_What you need to do_
Would you output each record exactly as it stands?

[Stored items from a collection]
========
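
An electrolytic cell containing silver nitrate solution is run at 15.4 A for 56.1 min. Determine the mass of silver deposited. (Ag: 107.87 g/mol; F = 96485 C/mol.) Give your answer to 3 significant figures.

58.0 g

Charge passed = 15.4 × 3366 = 51840 C
n(e⁻) = 51840 / 96485 = 0.5373 mol
Ag⁺ + e⁻ → Ag, so n(Ag) = 0.5373 mol
m = 0.5373 × 107.87 = 58.0 g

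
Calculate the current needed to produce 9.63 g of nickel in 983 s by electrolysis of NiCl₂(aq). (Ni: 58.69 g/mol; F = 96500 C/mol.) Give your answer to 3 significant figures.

n(Ni) = 9.63 / 58.69 = 0.1641 mol
Ni²⁺ + 2e⁻ → Ni, so n(e⁻) = 2 × 0.1641 = 0.3282 mol
Q = 0.3282 × 96500 = 31670 C
I = Q / t = 31670 / 983 s = 32.2 A

32.2 A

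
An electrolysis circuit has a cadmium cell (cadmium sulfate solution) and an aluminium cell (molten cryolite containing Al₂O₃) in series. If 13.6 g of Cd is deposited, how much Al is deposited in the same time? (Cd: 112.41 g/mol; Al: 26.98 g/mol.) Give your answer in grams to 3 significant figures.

n(Cd) = 13.6 / 112.41 = 0.1210 mol
Cd²⁺ + 2e⁻ → Cd, so n(e⁻) = 2 × 0.1210 = 0.2420 mol
Since the cells are in series, n(e⁻) in the Al cell is also 0.2420 mol.
Al³⁺ + 3e⁻ → Al, so n(Al) = 0.2420 / 3 = 0.08067 mol
m(Al) = 0.08067 × 26.98 = 2.18 g

2.18 g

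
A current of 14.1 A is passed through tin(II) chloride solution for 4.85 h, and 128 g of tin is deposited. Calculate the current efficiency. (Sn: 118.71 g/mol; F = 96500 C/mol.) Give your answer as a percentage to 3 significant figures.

Q = 14.1 × 17460 = 2.462×10^5 C
n(e⁻) = 2.462×10^5 / 96500 = 2.551 mol
Sn²⁺ + 2e⁻ → Sn, so theoretical n(Sn) = 1.276 mol → 151.5 g
Efficiency = 128 / 151.5 = 0.8449 = 84.5%

84.5%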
========
_Task output_
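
An electrolytic cell containing silver nitrate solution is run at 15.4 A for 56.1 min. Determine the mass of silver deposited. (Ag: 107.87 g/mol; F = 96485 C/mol.) Give your answer to 3 significant figures.

58.0 g

Charge passed = 15.4 × 3366 = 51840 C
n(e⁻) = 51840 / 96485 = 0.5373 mol
Ag⁺ + e⁻ → Ag, so n(Ag) = 0.5373 mol
m = 0.5373 × 107.87 = 58.0 g

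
Calculate the current needed to produce 9.63 g of nickel in 983 s by electrolysis of NiCl₂(aq). (Ni: 58.69 g/mol; F = 96500 C/mol.) Give your answer to 3 significant figures.

n(Ni) = 9.63 / 58.69 = 0.1641 mol
Ni²⁺ + 2e⁻ → Ni, so n(e⁻) = 2 × 0.1641 = 0.3282 mol
Q = 0.3282 × 96500 = 31670 C
I = Q / t = 31670 / 983 s = 32.2 A

32.2 A

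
An electrolysis circuit has a cadmium cell (cadmium sulfate solution) and an aluminium cell (molten cryolite containing Al₂O₃) in series. If 13.6 g of Cd is deposited, how much Al is deposited in the same time? (Cd: 112.41 g/mol; Al: 26.98 g/mol.) Give your answer in grams to 3 significant figures.

n(Cd) = 13.6 / 112.41 = 0.1210 mol
Cd²⁺ + 2e⁻ → Cd, so n(e⁻) = 2 × 0.1210 = 0.2420 mol
Since the cells are in series, n(e⁻) in the Al cell is also 0.2420 mol.
Al³⁺ + 3e⁻ → Al, so n(Al) = 0.2420 / 3 = 0.08067 mol
m(Al) = 0.08067 × 26.98 = 2.18 g

2.18 g

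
A current of 14.1 A is passed through tin(II) chloride solution for 4.85 h, and 128 g of tin is deposited. Calculate the current efficiency. (Sn: 118.71 g/mol; F = 96500 C/mol.) Give your answer as a percentage to 3 significant figures.

Q = 14.1 × 17460 = 2.462×10^5 C
n(e⁻) = 2.462×10^5 / 96500 = 2.551 mol
Sn²⁺ + 2e⁻ → Sn, so theoretical n(Sn) = 1.276 mol → 151.5 g
Efficiency = 128 / 151.5 = 0.8449 = 84.5%

84.5%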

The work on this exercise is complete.